**** SUPPLIED MATERIAL
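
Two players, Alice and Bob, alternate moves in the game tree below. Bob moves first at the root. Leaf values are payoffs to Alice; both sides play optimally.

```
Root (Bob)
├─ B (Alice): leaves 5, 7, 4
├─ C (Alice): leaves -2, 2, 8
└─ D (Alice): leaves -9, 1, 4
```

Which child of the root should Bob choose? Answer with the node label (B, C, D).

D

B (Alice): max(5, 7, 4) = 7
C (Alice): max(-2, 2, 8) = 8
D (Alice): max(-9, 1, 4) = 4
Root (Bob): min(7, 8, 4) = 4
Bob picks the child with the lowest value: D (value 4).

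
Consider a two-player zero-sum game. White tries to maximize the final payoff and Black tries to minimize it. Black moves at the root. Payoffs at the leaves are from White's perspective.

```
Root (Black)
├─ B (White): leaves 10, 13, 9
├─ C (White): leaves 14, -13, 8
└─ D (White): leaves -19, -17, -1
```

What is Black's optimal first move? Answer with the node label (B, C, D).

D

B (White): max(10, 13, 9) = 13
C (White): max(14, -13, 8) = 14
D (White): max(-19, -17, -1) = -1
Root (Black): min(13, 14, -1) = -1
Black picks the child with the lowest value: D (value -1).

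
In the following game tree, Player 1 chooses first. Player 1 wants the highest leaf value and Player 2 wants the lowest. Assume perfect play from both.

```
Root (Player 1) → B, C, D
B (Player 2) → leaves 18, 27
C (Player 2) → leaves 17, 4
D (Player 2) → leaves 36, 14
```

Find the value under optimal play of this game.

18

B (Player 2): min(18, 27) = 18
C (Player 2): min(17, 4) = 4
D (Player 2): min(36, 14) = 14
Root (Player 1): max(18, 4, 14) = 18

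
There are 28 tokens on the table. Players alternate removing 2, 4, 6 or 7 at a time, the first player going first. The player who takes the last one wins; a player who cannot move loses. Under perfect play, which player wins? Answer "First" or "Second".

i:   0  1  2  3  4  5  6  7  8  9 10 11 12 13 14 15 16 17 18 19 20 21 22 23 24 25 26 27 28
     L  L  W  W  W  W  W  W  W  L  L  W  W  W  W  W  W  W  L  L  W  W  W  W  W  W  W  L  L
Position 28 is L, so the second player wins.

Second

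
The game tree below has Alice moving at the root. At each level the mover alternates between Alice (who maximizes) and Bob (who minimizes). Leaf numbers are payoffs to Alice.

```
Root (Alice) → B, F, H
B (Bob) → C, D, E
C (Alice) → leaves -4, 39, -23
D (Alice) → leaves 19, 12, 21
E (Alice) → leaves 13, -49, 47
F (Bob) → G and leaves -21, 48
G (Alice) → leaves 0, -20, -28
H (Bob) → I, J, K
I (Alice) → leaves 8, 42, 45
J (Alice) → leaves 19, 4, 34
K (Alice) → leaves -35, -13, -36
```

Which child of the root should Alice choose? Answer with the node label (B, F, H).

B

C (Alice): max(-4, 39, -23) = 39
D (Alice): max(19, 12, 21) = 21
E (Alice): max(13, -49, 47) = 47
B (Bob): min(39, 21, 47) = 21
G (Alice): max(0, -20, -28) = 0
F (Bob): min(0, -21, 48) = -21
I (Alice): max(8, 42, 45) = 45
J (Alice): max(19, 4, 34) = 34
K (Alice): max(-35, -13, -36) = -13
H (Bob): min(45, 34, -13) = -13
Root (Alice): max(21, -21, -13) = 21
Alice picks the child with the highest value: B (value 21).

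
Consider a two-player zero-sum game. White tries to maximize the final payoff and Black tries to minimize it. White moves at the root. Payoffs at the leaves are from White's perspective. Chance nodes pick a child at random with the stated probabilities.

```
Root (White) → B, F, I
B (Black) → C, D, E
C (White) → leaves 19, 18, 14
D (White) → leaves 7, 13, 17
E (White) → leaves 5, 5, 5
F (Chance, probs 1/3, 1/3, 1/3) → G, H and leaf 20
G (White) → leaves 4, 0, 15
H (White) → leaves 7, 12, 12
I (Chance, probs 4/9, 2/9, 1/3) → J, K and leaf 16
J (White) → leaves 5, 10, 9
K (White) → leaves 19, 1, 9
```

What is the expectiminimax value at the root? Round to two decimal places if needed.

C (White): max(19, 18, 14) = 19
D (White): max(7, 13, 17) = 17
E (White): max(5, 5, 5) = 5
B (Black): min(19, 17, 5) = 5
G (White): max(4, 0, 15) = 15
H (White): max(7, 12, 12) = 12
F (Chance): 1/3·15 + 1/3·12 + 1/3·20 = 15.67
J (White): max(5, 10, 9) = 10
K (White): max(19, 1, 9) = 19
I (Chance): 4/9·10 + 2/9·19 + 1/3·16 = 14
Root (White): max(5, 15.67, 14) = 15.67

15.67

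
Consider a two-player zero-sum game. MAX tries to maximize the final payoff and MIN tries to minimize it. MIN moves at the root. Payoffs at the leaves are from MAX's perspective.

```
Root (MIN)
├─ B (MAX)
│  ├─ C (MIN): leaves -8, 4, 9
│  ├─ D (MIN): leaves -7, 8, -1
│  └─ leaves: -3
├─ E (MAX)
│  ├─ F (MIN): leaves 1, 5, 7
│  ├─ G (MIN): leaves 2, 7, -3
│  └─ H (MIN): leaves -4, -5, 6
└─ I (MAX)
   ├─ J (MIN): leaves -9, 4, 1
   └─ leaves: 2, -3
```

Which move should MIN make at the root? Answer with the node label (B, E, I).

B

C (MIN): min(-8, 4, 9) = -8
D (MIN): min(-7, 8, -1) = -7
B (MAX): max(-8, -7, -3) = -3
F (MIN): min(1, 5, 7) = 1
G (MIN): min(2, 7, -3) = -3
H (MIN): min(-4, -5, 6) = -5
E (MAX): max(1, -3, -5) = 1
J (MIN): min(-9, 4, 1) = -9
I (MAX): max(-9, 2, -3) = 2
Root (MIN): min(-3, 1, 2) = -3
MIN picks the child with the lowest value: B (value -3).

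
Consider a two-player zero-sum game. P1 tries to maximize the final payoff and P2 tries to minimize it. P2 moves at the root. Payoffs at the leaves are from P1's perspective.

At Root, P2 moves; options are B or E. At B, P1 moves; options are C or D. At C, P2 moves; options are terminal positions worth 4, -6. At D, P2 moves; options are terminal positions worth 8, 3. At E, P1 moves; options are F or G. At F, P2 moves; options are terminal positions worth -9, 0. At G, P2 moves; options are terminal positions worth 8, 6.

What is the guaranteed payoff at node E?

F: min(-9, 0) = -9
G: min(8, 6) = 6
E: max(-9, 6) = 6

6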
********
§ **REQUIRED ACTION**
Transcribe each entry exactly.

§ **WRITTEN SOLUTION**
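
Two players, Alice and Bob, alternate moves in the game tree below. Bob moves first at the root. Leaf values are payoffs to Alice; both sides play optimally.

```
Root (Bob)
├─ B (Alice): leaves 5, 7, 4
├─ C (Alice): leaves -2, 2, 8
└─ D (Alice): leaves -9, 1, 4
```

Which child of the root should Bob choose? Answer with the node label (B, C, D).

D

B (Alice): max(5, 7, 4) = 7
C (Alice): max(-2, 2, 8) = 8
D (Alice): max(-9, 1, 4) = 4
Root (Bob): min(7, 8, 4) = 4
Bob picks the child with the lowest value: D (value 4).

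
Consider a two-player zero-sum game. White tries to maximize the final payoff and Black tries to minimize it. Black moves at the root. Payoffs at the leaves are from White's perspective.

```
Root (Black)
├─ B (White): leaves 10, 13, 9
├─ C (White): leaves 14, -13, 8
└─ D (White): leaves -19, -17, -1
```

What is Black's optimal first move? Answer with the node label (B, C, D).

D

B (White): max(10, 13, 9) = 13
C (White): max(14, -13, 8) = 14
D (White): max(-19, -17, -1) = -1
Root (Black): min(13, 14, -1) = -1
Black picks the child with the lowest value: D (value -1).

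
In the following game tree, Player 1 chooses first. Player 1 wants the highest leaf value and Player 2 wants the lowest. Assume perfect play from both.

```
Root (Player 1) → B, C, D
B (Player 2) → leaves 18, 27
C (Player 2) → leaves 17, 4
D (Player 2) → leaves 36, 14
```

Find the value under optimal play of this game.

18

B (Player 2): min(18, 27) = 18
C (Player 2): min(17, 4) = 4
D (Player 2): min(36, 14) = 14
Root (Player 1): max(18, 4, 14) = 18

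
There are 28 tokens on the table. Players alternate removing 2, 4, 6 or 7 at a time, the first player going first. The player who takes the last one wins; a player who cannot move loses. Under perfect play, which player wins? Answer "First" or "Second".

i:   0  1  2  3  4  5  6  7  8  9 10 11 12 13 14 15 16 17 18 19 20 21 22 23 24 25 26 27 28
     L  L  W  W  W  W  W  W  W  L  L  W  W  W  W  W  W  W  L  L  W  W  W  W  W  W  W  L  L
Position 28 is L, so the second player wins.

Second

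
The game tree below has Alice moving at the root. At each level the mover alternates between Alice (who maximizes) and Bob (who minimizes). Leaf numbers are payoffs to Alice.

```
Root (Alice) → B, F, H
B (Bob) → C, D, E
C (Alice) → leaves -4, 39, -23
D (Alice) → leaves 19, 12, 21
E (Alice) → leaves 13, -49, 47
F (Bob) → G and leaves -21, 48
G (Alice) → leaves 0, -20, -28
H (Bob) → I, J, K
I (Alice) → leaves 8, 42, 45
J (Alice) → leaves 19, 4, 34
K (Alice) → leaves -35, -13, -36
```

Which child of the root should Alice choose? Answer with the node label (B, F, H).

B

C (Alice): max(-4, 39, -23) = 39
D (Alice): max(19, 12, 21) = 21
E (Alice): max(13, -49, 47) = 47
B (Bob): min(39, 21, 47) = 21
G (Alice): max(0, -20, -28) = 0
F (Bob): min(0, -21, 48) = -21
I (Alice): max(8, 42, 45) = 45
J (Alice): max(19, 4, 34) = 34
K (Alice): max(-35, -13, -36) = -13
H (Bob): min(45, 34, -13) = -13
Root (Alice): max(21, -21, -13) = 21
Alice picks the child with the highest value: B (value 21).

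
Consider a two-player zero-sum game. White tries to maximize the final payoff and Black tries to minimize it. White moves at the root. Payoffs at the leaves are from White's perspective. Chance nodes pick a child at random with the stated probabilities.

```
Root (White) → B, F, I
B (Black) → C, D, E
C (White) → leaves 19, 18, 14
D (White) → leaves 7, 13, 17
E (White) → leaves 5, 5, 5
F (Chance, probs 1/3, 1/3, 1/3) → G, H and leaf 20
G (White) → leaves 4, 0, 15
H (White) → leaves 7, 12, 12
I (Chance, probs 4/9, 2/9, 1/3) → J, K and leaf 16
J (White) → leaves 5, 10, 9
K (White) → leaves 19, 1, 9
```

What is the expectiminimax value at the root? Round to two decimal places if needed.

C (White): max(19, 18, 14) = 19
D (White): max(7, 13, 17) = 17
E (White): max(5, 5, 5) = 5
B (Black): min(19, 17, 5) = 5
G (White): max(4, 0, 15) = 15
H (White): max(7, 12, 12) = 12
F (Chance): 1/3·15 + 1/3·12 + 1/3·20 = 15.67
J (White): max(5, 10, 9) = 10
K (White): max(19, 1, 9) = 19
I (Chance): 4/9·10 + 2/9·19 + 1/3·16 = 14
Root (White): max(5, 15.67, 14) = 15.67

15.67

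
Consider a two-player zero-sum game. MAX tries to maximize the final payoff and MIN tries to minimize it. MIN moves at the root. Payoffs at the leaves are from MAX's perspective.

```
Root (MIN)
├─ B (MAX)
│  ├─ C (MIN): leaves -8, 4, 9
│  ├─ D (MIN): leaves -7, 8, -1
│  └─ leaves: -3
├─ E (MAX)
│  ├─ F (MIN): leaves 1, 5, 7
│  ├─ G (MIN): leaves 2, 7, -3
│  └─ H (MIN): leaves -4, -5, 6
└─ I (MAX)
   ├─ J (MIN): leaves -9, 4, 1
   └─ leaves: 2, -3
```

Which move should MIN make at the root? Answer with the node label (B, E, I).

B

C (MIN): min(-8, 4, 9) = -8
D (MIN): min(-7, 8, -1) = -7
B (MAX): max(-8, -7, -3) = -3
F (MIN): min(1, 5, 7) = 1
G (MIN): min(2, 7, -3) = -3
H (MIN): min(-4, -5, 6) = -5
E (MAX): max(1, -3, -5) = 1
J (MIN): min(-9, 4, 1) = -9
I (MAX): max(-9, 2, -3) = 2
Root (MIN): min(-3, 1, 2) = -3
MIN picks the child with the lowest value: B (value -3).

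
Consider a two-player zero-sum game. P1 tries to maximize the final payoff and P2 tries to minimize it. P2 moves at the root. Payoffs at the leaves are from P1's perspective.

At Root, P2 moves; options are B or E. At B, P1 moves; options are C or D. At C, P2 moves; options are terminal positions worth 4, -6. At D, P2 moves; options are terminal positions worth 8, 3. At E, P1 moves; options are F or G. At F, P2 moves; options are terminal positions worth -9, 0. At G, P2 moves; options are terminal positions worth 8, 6.

What is the guaranteed payoff at node E?

F: min(-9, 0) = -9
G: min(8, 6) = 6
E: max(-9, 6) = 6

6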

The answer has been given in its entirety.